BRIEF: Every entry must be printed again exactly, with nothing left out.

········

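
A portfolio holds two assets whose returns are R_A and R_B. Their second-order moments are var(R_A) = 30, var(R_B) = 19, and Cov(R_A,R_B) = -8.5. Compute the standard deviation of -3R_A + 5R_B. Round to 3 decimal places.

var(-3R_A + 5R_B) = (-3)²·var(R_A) + (5)²·var(R_B) + 2·(-3)·(5)·Cov(R_A,R_B)
= 9·30 + 25·19 + -30·-8.5 = 1000
SD(-3R_A + 5R_B) = √1000 ≈ 31.623

31.623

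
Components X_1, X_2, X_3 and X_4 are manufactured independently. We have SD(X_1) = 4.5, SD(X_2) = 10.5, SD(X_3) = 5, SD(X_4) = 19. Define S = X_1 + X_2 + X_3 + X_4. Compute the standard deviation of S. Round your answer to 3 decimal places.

var(X_1) = 20.25, var(X_2) = 110.25, var(X_3) = 25, var(X_4) = 361
By independence, var(S) = (1)²var(X_1) + (1)²var(X_2) + (1)²var(X_3) + (1)²var(X_4)
= (1)²·20.25 + (1)²·110.25 + (1)²·25 + (1)²·361 = 516.5
SD(S) = √516.5 ≈ 22.727

22.727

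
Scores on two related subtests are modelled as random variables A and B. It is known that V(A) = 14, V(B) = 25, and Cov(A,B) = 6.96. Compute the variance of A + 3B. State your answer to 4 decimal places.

280.7600

V(A + 3B) = (1)²·V(A) + (3)²·V(B) + 2·(1)·(3)·Cov(A,B)
= 1·14 + 9·25 + 6·6.96 = 280.76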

········

ANSWER FOR THIS EXERCISE:
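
A portfolio holds two assets whose returns are R_A and R_B. Their second-order moments are var(R_A) = 30, var(R_B) = 19, and Cov(R_A,R_B) = -8.5. Compute the standard deviation of -3R_A + 5R_B. Round to 3 decimal places.

var(-3R_A + 5R_B) = (-3)²·var(R_A) + (5)²·var(R_B) + 2·(-3)·(5)·Cov(R_A,R_B)
= 9·30 + 25·19 + -30·-8.5 = 1000
SD(-3R_A + 5R_B) = √1000 ≈ 31.623

31.623

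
Components X_1, X_2, X_3 and X_4 are manufactured independently. We have SD(X_1) = 4.5, SD(X_2) = 10.5, SD(X_3) = 5, SD(X_4) = 19. Define S = X_1 + X_2 + X_3 + X_4. Compute the standard deviation of S. Round your answer to 3 decimal places.

var(X_1) = 20.25, var(X_2) = 110.25, var(X_3) = 25, var(X_4) = 361
By independence, var(S) = (1)²var(X_1) + (1)²var(X_2) + (1)²var(X_3) + (1)²var(X_4)
= (1)²·20.25 + (1)²·110.25 + (1)²·25 + (1)²·361 = 516.5
SD(S) = √516.5 ≈ 22.727

22.727

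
Scores on two related subtests are modelled as random variables A and B. It is known that V(A) = 14, V(B) = 25, and Cov(A,B) = 6.96. Compute the variance of A + 3B. State your answer to 4 decimal places.

280.7600

V(A + 3B) = (1)²·V(A) + (3)²·V(B) + 2·(1)·(3)·Cov(A,B)
= 1·14 + 9·25 + 6·6.96 = 280.76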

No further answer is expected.